TASK INSTRUCTIONS |
Nothing in the records may be changed; retype them in full.

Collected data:
---
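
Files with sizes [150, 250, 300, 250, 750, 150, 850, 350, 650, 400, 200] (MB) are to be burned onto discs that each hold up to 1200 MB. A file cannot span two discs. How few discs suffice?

4

Total = 850 + 750 + 650 + 400 + 350 + 300 + 250 + 250 + 200 + 150 + 150 = 4300 MB.
Lower bound: ⌈4300/1200⌉ = 4 discs.
A packing using 4 discs:
  disc 1: 850 + 350 = 1200
  disc 2: 750 + 400 = 1150
  disc 3: 650 + 300 + 250 = 1200
  disc 4: 250 + 200 + 150 + 150 = 750
This matches the lower bound, so 4 is optimal.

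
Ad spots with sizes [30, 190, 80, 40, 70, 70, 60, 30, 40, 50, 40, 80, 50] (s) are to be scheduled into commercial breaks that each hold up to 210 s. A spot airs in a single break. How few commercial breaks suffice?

5

Total = 190 + 80 + 80 + 70 + 70 + 60 + 50 + 50 + 40 + 40 + 40 + 30 + 30 = 830 s.
Lower bound: ⌈830/210⌉ = 4 commercial breaks.
A packing using 5 commercial breaks:
  break 1: 190 = 190
  break 2: 80 + 80 + 50 = 210
  break 3: 70 + 70 + 60 = 200
  break 4: 50 + 40 + 40 + 40 + 30 = 200
  break 5: 30 = 30
No arrangement into 4 commercial breaks stays within capacity, so 5 is optimal.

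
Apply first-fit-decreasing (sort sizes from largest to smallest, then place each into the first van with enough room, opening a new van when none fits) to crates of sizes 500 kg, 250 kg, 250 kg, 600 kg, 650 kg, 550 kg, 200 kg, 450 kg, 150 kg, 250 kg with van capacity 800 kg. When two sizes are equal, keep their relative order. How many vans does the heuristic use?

Sorted descending: 650, 600, 550, 500, 450, 250, 250, 250, 200, 150.
  650 → van 1 (new)  [load 650/800]
  600 → van 2 (new)  [load 600/800]
  550 → van 3 (new)  [load 550/800]
  500 → van 4 (new)  [load 500/800]
  450 → van 5 (new)  [load 450/800]
  250 → van 3  [load 800/800]
  250 → van 4  [load 750/800]
  250 → van 5  [load 700/800]
  200 → van 2  [load 800/800]
  150 → van 1  [load 800/800]
5 vans opened.

5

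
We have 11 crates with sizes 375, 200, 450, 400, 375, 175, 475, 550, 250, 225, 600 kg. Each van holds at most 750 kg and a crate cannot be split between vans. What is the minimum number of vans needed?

Total = 600 + 550 + 475 + 450 + 400 + 375 + 375 + 250 + 225 + 200 + 175 = 4075 kg.
Lower bound: ⌈4075/750⌉ = 6 vans.
A packing using 6 vans:
  van 1: 600 = 600
  van 2: 550 + 200 = 750
  van 3: 475 + 250 = 725
  van 4: 450 + 225 = 675
  van 5: 400 + 175 = 575
  van 6: 375 + 375 = 750
This matches the lower bound, so 6 is optimal.

6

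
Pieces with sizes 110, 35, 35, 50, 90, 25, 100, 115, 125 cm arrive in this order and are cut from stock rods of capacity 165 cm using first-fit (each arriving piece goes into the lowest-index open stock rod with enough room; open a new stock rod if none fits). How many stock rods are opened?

6

  110 → stock rod 1 (new)  [load 110/165]
  35 → stock rod 1  [load 145/165]
  35 → stock rod 2 (new)  [load 35/165]
  50 → stock rod 2  [load 85/165]
  90 → stock rod 3 (new)  [load 90/165]
  25 → stock rod 2  [load 110/165]
  100 → stock rod 4 (new)  [load 100/165]
  115 → stock rod 5 (new)  [load 115/165]
  125 → stock rod 6 (new)  [load 125/165]
6 stock rods opened.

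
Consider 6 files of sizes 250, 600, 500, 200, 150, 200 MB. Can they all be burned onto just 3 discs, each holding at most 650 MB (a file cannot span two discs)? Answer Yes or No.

A valid assignment using 3 discs:
  disc 1: 600 = 600
  disc 2: 500 + 150 = 650
  disc 3: 250 + 200 + 200 = 650
Every load is within 650 MB, so 3 discs suffice.

Yes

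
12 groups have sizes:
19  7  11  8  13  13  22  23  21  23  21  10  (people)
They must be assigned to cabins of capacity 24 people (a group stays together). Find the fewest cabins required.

Total = 23 + 23 + 22 + 21 + 21 + 19 + 13 + 13 + 11 + 10 + 8 + 7 = 191 people.
Lower bound: ⌈191/24⌉ = 8 cabins.
A packing using 9 cabins:
  cabin 1: 23 = 23
  cabin 2: 23 = 23
  cabin 3: 22 = 22
  cabin 4: 21 = 21
  cabin 5: 21 = 21
  cabin 6: 19 = 19
  cabin 7: 13 + 11 = 24
  cabin 8: 13 + 10 = 23
  cabin 9: 8 + 7 = 15
No arrangement into 8 cabins stays within capacity, so 9 is optimal.

9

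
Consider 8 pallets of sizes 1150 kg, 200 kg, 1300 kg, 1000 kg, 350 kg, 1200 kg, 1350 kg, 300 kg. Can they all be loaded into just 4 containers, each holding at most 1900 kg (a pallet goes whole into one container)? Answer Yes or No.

No

Total = 6850 kg; ⌈6850/1900⌉ = 4.
5 pallets each exceed half the capacity and cannot share a container, forcing at least 5 containers.
At least 5 containers are required, but only 4 are allowed.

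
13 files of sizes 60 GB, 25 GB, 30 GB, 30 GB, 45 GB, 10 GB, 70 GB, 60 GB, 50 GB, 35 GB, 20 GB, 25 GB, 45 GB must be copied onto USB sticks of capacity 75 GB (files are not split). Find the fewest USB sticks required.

Total = 70 + 60 + 60 + 50 + 45 + 45 + 35 + 30 + 30 + 25 + 25 + 20 + 10 = 505 GB.
Lower bound: ⌈505/75⌉ = 7 USB sticks.
A packing using 8 USB sticks:
  USB stick 1: 70 = 70
  USB stick 2: 60 + 10 = 70
  USB stick 3: 60 = 60
  USB stick 4: 50 + 25 = 75
  USB stick 5: 45 + 30 = 75
  USB stick 6: 45 + 30 = 75
  USB stick 7: 35 + 25 = 60
  USB stick 8: 20 = 20
No arrangement into 7 USB sticks stays within capacity, so 8 is optimal.

8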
---
COMPLETED TASK |
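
Files with sizes [150, 250, 300, 250, 750, 150, 850, 350, 650, 400, 200] (MB) are to be burned onto discs that each hold up to 1200 MB. A file cannot span two discs. How few discs suffice?

4

Total = 850 + 750 + 650 + 400 + 350 + 300 + 250 + 250 + 200 + 150 + 150 = 4300 MB.
Lower bound: ⌈4300/1200⌉ = 4 discs.
A packing using 4 discs:
  disc 1: 850 + 350 = 1200
  disc 2: 750 + 400 = 1150
  disc 3: 650 + 300 + 250 = 1200
  disc 4: 250 + 200 + 150 + 150 = 750
This matches the lower bound, so 4 is optimal.

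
Ad spots with sizes [30, 190, 80, 40, 70, 70, 60, 30, 40, 50, 40, 80, 50] (s) are to be scheduled into commercial breaks that each hold up to 210 s. A spot airs in a single break. How few commercial breaks suffice?

5

Total = 190 + 80 + 80 + 70 + 70 + 60 + 50 + 50 + 40 + 40 + 40 + 30 + 30 = 830 s.
Lower bound: ⌈830/210⌉ = 4 commercial breaks.
A packing using 5 commercial breaks:
  break 1: 190 = 190
  break 2: 80 + 80 + 50 = 210
  break 3: 70 + 70 + 60 = 200
  break 4: 50 + 40 + 40 + 40 + 30 = 200
  break 5: 30 = 30
No arrangement into 4 commercial breaks stays within capacity, so 5 is optimal.

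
Apply first-fit-decreasing (sort sizes from largest to smallest, then place each into the first van with enough room, opening a new van when none fits) to crates of sizes 500 kg, 250 kg, 250 kg, 600 kg, 650 kg, 550 kg, 200 kg, 450 kg, 150 kg, 250 kg with van capacity 800 kg. When two sizes are equal, keep their relative order. How many vans does the heuristic use?

Sorted descending: 650, 600, 550, 500, 450, 250, 250, 250, 200, 150.
  650 → van 1 (new)  [load 650/800]
  600 → van 2 (new)  [load 600/800]
  550 → van 3 (new)  [load 550/800]
  500 → van 4 (new)  [load 500/800]
  450 → van 5 (new)  [load 450/800]
  250 → van 3  [load 800/800]
  250 → van 4  [load 750/800]
  250 → van 5  [load 700/800]
  200 → van 2  [load 800/800]
  150 → van 1  [load 800/800]
5 vans opened.

5

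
We have 11 crates with sizes 375, 200, 450, 400, 375, 175, 475, 550, 250, 225, 600 kg. Each van holds at most 750 kg and a crate cannot be split between vans. What is the minimum number of vans needed?

Total = 600 + 550 + 475 + 450 + 400 + 375 + 375 + 250 + 225 + 200 + 175 = 4075 kg.
Lower bound: ⌈4075/750⌉ = 6 vans.
A packing using 6 vans:
  van 1: 600 = 600
  van 2: 550 + 200 = 750
  van 3: 475 + 250 = 725
  van 4: 450 + 225 = 675
  van 5: 400 + 175 = 575
  van 6: 375 + 375 = 750
This matches the lower bound, so 6 is optimal.

6

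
Pieces with sizes 110, 35, 35, 50, 90, 25, 100, 115, 125 cm arrive in this order and are cut from stock rods of capacity 165 cm using first-fit (each arriving piece goes into the lowest-index open stock rod with enough room; open a new stock rod if none fits). How many stock rods are opened?

6

  110 → stock rod 1 (new)  [load 110/165]
  35 → stock rod 1  [load 145/165]
  35 → stock rod 2 (new)  [load 35/165]
  50 → stock rod 2  [load 85/165]
  90 → stock rod 3 (new)  [load 90/165]
  25 → stock rod 2  [load 110/165]
  100 → stock rod 4 (new)  [load 100/165]
  115 → stock rod 5 (new)  [load 115/165]
  125 → stock rod 6 (new)  [load 125/165]
6 stock rods opened.

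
Consider 6 files of sizes 250, 600, 500, 200, 150, 200 MB. Can they all be burned onto just 3 discs, each holding at most 650 MB (a file cannot span two discs)? Answer Yes or No.

A valid assignment using 3 discs:
  disc 1: 600 = 600
  disc 2: 500 + 150 = 650
  disc 3: 250 + 200 + 200 = 650
Every load is within 650 MB, so 3 discs suffice.

Yes

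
12 groups have sizes:
19  7  11  8  13  13  22  23  21  23  21  10  (people)
They must be assigned to cabins of capacity 24 people (a group stays together). Find the fewest cabins required.

Total = 23 + 23 + 22 + 21 + 21 + 19 + 13 + 13 + 11 + 10 + 8 + 7 = 191 people.
Lower bound: ⌈191/24⌉ = 8 cabins.
A packing using 9 cabins:
  cabin 1: 23 = 23
  cabin 2: 23 = 23
  cabin 3: 22 = 22
  cabin 4: 21 = 21
  cabin 5: 21 = 21
  cabin 6: 19 = 19
  cabin 7: 13 + 11 = 24
  cabin 8: 13 + 10 = 23
  cabin 9: 8 + 7 = 15
No arrangement into 8 cabins stays within capacity, so 9 is optimal.

9

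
Consider 8 pallets of sizes 1150 kg, 200 kg, 1300 kg, 1000 kg, 350 kg, 1200 kg, 1350 kg, 300 kg. Can they all be loaded into just 4 containers, each holding at most 1900 kg (a pallet goes whole into one container)? Answer Yes or No.

No

Total = 6850 kg; ⌈6850/1900⌉ = 4.
5 pallets each exceed half the capacity and cannot share a container, forcing at least 5 containers.
At least 5 containers are required, but only 4 are allowed.

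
13 files of sizes 60 GB, 25 GB, 30 GB, 30 GB, 45 GB, 10 GB, 70 GB, 60 GB, 50 GB, 35 GB, 20 GB, 25 GB, 45 GB must be copied onto USB sticks of capacity 75 GB (files are not split). Find the fewest USB sticks required.

Total = 70 + 60 + 60 + 50 + 45 + 45 + 35 + 30 + 30 + 25 + 25 + 20 + 10 = 505 GB.
Lower bound: ⌈505/75⌉ = 7 USB sticks.
A packing using 8 USB sticks:
  USB stick 1: 70 = 70
  USB stick 2: 60 + 10 = 70
  USB stick 3: 60 = 60
  USB stick 4: 50 + 25 = 75
  USB stick 5: 45 + 30 = 75
  USB stick 6: 45 + 30 = 75
  USB stick 7: 35 + 25 = 60
  USB stick 8: 20 = 20
No arrangement into 7 USB sticks stays within capacity, so 8 is optimal.

8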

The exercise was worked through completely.